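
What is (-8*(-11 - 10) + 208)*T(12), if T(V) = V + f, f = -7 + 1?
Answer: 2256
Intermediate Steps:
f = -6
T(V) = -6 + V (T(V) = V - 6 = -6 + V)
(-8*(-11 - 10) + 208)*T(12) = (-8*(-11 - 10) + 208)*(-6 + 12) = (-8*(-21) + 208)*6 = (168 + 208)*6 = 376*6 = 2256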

* * *

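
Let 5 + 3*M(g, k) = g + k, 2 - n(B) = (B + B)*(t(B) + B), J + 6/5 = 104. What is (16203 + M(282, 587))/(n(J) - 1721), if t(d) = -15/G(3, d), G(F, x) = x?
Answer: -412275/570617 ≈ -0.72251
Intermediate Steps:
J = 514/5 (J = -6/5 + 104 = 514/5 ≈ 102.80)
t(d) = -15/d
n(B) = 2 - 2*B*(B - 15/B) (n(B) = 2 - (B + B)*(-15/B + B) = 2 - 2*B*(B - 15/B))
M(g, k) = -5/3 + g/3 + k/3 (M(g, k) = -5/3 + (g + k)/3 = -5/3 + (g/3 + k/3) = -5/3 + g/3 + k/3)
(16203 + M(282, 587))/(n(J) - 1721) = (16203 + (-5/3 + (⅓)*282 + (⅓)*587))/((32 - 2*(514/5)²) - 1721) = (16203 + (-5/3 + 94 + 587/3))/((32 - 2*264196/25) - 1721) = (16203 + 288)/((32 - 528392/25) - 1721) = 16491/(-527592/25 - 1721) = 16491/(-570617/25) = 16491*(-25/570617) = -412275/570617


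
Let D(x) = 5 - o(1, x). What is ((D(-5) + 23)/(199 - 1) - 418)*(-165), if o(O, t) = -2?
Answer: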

* * *

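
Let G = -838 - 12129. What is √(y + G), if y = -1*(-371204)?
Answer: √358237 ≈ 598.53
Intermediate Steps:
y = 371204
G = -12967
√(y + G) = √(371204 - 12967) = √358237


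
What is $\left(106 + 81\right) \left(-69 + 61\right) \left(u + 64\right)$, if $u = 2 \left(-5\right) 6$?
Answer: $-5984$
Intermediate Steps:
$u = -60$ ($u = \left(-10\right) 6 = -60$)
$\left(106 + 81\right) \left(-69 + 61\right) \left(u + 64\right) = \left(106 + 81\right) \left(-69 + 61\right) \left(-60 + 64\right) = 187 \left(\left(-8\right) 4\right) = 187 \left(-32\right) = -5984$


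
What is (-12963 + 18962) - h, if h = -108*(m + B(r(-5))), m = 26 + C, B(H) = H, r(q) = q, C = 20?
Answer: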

_What you should do:_
In the material above, find every line that has the string "Answer" and pull those lines out.

_Solution:_
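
Answer: 2256
Answer: -412275/570617 ≈ -0.72251
Answer:
Answer: √358237 ≈ 598.53
Answer: $-5984$
Answer: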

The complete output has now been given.